What you will do:
Of the material below, only the lines from the line containing "A stage has transfer function" down to the line containing "T(s) = 5(s + 100)(s" belong in the answer, written out exactly.

Supplied records:
=== Section Start ===

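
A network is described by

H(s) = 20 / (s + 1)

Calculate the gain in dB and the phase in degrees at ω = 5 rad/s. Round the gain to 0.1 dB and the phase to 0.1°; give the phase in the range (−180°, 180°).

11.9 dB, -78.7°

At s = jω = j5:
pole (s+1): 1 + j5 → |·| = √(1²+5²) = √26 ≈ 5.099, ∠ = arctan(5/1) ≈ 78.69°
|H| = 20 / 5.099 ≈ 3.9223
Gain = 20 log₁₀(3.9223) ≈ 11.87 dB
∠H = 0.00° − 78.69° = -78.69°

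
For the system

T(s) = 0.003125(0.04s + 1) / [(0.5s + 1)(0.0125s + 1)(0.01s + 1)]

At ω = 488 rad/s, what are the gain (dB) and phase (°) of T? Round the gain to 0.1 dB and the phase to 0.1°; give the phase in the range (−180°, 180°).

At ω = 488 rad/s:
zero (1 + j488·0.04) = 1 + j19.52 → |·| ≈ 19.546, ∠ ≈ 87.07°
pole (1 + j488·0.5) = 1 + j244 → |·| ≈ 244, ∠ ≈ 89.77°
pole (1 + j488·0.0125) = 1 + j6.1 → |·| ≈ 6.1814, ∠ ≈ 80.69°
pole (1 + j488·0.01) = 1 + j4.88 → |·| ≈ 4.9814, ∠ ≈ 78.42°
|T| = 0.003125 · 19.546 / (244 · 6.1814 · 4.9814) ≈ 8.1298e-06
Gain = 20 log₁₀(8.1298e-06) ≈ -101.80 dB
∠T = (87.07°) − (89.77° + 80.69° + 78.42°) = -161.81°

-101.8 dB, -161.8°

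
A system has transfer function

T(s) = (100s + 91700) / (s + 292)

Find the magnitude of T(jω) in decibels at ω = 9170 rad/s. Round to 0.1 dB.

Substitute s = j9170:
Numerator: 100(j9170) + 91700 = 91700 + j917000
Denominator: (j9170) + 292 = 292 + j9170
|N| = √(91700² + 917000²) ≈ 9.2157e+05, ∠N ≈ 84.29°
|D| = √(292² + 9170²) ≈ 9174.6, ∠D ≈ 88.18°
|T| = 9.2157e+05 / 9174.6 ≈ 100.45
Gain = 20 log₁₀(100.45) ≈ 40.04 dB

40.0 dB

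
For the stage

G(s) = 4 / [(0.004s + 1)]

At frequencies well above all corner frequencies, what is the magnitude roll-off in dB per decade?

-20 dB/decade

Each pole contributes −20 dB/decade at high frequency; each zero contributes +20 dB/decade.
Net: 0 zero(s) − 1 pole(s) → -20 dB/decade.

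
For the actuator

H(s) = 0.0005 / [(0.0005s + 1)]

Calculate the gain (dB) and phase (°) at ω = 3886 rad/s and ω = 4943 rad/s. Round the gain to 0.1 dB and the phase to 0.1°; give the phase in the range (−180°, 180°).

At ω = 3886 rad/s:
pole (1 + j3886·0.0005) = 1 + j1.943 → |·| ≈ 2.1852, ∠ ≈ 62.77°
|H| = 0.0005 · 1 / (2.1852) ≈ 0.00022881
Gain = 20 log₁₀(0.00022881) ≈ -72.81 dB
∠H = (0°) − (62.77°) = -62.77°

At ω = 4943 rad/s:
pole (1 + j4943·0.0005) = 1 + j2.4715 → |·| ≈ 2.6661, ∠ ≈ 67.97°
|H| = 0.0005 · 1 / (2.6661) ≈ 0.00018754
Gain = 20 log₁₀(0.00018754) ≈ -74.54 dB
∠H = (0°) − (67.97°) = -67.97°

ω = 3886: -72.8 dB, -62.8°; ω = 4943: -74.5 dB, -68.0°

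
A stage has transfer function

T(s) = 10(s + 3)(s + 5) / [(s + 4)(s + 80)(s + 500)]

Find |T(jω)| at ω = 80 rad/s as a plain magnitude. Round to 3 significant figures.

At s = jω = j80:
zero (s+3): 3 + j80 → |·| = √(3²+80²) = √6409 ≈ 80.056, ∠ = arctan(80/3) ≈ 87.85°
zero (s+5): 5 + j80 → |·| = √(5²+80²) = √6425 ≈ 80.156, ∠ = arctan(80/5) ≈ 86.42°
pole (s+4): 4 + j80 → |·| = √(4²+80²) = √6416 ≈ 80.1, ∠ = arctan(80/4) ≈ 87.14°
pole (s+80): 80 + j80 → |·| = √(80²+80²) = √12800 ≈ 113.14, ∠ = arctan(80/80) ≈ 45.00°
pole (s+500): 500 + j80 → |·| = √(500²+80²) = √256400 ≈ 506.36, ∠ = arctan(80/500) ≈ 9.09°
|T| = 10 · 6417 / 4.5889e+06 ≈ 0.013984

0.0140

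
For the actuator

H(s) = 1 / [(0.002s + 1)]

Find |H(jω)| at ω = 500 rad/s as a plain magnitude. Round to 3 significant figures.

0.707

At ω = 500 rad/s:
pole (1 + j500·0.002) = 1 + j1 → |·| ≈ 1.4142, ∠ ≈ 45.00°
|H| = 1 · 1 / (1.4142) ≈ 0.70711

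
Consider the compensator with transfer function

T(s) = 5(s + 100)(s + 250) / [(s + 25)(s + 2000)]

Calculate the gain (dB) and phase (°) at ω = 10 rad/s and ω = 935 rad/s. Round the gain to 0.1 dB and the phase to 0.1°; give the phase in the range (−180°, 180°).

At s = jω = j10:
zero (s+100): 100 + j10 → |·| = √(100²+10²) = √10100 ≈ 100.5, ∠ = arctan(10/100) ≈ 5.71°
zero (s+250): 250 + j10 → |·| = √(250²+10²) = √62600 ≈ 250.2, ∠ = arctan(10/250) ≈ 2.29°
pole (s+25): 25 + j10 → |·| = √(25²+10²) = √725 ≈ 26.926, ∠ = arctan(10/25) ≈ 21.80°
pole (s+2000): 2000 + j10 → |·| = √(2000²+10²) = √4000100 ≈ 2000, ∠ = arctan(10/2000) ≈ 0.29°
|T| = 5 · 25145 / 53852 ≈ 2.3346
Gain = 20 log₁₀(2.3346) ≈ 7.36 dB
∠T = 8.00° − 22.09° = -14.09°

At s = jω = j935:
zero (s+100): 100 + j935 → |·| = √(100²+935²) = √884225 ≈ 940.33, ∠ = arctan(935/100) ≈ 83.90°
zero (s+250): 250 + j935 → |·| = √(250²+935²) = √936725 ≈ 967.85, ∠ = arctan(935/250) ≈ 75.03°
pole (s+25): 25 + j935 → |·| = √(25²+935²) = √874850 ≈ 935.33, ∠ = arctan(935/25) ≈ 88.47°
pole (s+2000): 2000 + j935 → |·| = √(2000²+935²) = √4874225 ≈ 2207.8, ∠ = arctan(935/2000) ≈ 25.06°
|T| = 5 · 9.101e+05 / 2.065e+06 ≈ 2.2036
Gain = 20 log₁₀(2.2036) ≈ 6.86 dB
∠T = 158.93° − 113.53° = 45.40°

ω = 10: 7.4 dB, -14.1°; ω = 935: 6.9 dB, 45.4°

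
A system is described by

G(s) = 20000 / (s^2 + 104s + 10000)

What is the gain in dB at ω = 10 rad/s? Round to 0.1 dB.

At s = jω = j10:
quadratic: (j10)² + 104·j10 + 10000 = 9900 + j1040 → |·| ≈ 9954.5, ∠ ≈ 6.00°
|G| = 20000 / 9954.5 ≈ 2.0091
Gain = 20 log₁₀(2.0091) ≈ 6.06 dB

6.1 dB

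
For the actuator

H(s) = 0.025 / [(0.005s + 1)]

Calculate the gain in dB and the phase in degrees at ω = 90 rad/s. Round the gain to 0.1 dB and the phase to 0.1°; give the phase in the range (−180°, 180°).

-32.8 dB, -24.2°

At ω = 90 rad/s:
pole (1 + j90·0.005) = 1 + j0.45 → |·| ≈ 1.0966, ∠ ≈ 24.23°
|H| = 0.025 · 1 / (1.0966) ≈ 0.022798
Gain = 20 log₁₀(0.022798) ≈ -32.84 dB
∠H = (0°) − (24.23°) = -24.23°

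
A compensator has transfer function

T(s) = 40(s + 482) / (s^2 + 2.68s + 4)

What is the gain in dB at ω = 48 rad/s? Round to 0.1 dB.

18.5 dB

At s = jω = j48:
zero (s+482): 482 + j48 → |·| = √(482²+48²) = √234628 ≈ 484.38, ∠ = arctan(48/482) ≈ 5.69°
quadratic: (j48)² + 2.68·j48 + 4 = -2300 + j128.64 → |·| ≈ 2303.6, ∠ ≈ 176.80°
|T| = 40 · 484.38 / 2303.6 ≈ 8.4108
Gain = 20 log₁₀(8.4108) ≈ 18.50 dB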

=== Section End ===

Reply:
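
A stage has transfer function

T(s) = 10(s + 3)(s + 5) / [(s + 4)(s + 80)(s + 500)]

Find |T(jω)| at ω = 80 rad/s as a plain magnitude. Round to 3 significant figures.

At s = jω = j80:
zero (s+3): 3 + j80 → |·| = √(3²+80²) = √6409 ≈ 80.056, ∠ = arctan(80/3) ≈ 87.85°
zero (s+5): 5 + j80 → |·| = √(5²+80²) = √6425 ≈ 80.156, ∠ = arctan(80/5) ≈ 86.42°
pole (s+4): 4 + j80 → |·| = √(4²+80²) = √6416 ≈ 80.1, ∠ = arctan(80/4) ≈ 87.14°
pole (s+80): 80 + j80 → |·| = √(80²+80²) = √12800 ≈ 113.14, ∠ = arctan(80/80) ≈ 45.00°
pole (s+500): 500 + j80 → |·| = √(500²+80²) = √256400 ≈ 506.36, ∠ = arctan(80/500) ≈ 9.09°
|T| = 10 · 6417 / 4.5889e+06 ≈ 0.013984

0.0140

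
For the actuator

H(s) = 1 / [(0.002s + 1)]

Find |H(jω)| at ω = 500 rad/s as a plain magnitude. Round to 3 significant figures.

0.707

At ω = 500 rad/s:
pole (1 + j500·0.002) = 1 + j1 → |·| ≈ 1.4142, ∠ ≈ 45.00°
|H| = 1 · 1 / (1.4142) ≈ 0.70711

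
Consider the compensator with transfer function

T(s) = 5(s + 100)(s + 250) / [(s + 25)(s + 2000)]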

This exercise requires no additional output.